▸ **DIRECTIONS**: All that is wanted is an exact copy of the lines below, starting at the one that contains "Let M2 be the" and running to the end.

▸ **TASK INPUT**:
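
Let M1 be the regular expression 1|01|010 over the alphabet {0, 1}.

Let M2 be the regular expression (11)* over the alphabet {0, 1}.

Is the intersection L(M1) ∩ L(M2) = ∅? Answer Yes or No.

Yes

Converting the expression M1 to a DFA (subset construction, then merging equivalent states) gives the minimal DFA with states {r0, r1, r2, r3, r4}, start state r0, accepting states {r2, r4} and transitions r0: 0→r1, 1→r2; r1: 0→r3, 1→r4; r2: 0→r3, 1→r3; r3: 0→r3, 1→r3; r4: 0→r2, 1→r3.
Converting the expression M2 to a DFA (subset construction, then merging equivalent states) gives the minimal DFA with states {t0, t1, t2}, start state t0, accepting states {t0} and transitions t0: 0→t1, 1→t2; t1: 0→t1, 1→t1; t2: 0→t1, 1→t0.
Exploring the product automaton M1 × M2 from the start pair (r0, t0), following both machines on each input symbol, reaches 8 state pairs: (r0, t0), (r1, t1), (r2, t2), (r3, t1), (r4, t1), (r3, t0), (r2, t1), (r3, t2).
M1 accepts in {r2, r4} and M2 accepts in {t0}; no reachable pair has both components accepting, so no string drives both machines to acceptance simultaneously and L(M1) ∩ L(M2) = ∅.
So no string is accepted by both, and the intersection is empty.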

▸ **TASK SOLUTION**:
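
Let M2 be the regular expression (11)* over the alphabet {0, 1}.

Is the intersection L(M1) ∩ L(M2) = ∅? Answer Yes or No.

Yes

Converting the expression M1 to a DFA (subset construction, then merging equivalent states) gives the minimal DFA with states {r0, r1, r2, r3, r4}, start state r0, accepting states {r2, r4} and transitions r0: 0→r1, 1→r2; r1: 0→r3, 1→r4; r2: 0→r3, 1→r3; r3: 0→r3, 1→r3; r4: 0→r2, 1→r3.
Converting the expression M2 to a DFA (subset construction, then merging equivalent states) gives the minimal DFA with states {t0, t1, t2}, start state t0, accepting states {t0} and transitions t0: 0→t1, 1→t2; t1: 0→t1, 1→t1; t2: 0→t1, 1→t0.
Exploring the product automaton M1 × M2 from the start pair (r0, t0), following both machines on each input symbol, reaches 8 state pairs: (r0, t0), (r1, t1), (r2, t2), (r3, t1), (r4, t1), (r3, t0), (r2, t1), (r3, t2).
M1 accepts in {r2, r4} and M2 accepts in {t0}; no reachable pair has both components accepting, so no string drives both machines to acceptance simultaneously and L(M1) ∩ L(M2) = ∅.
So no string is accepted by both, and the intersection is empty.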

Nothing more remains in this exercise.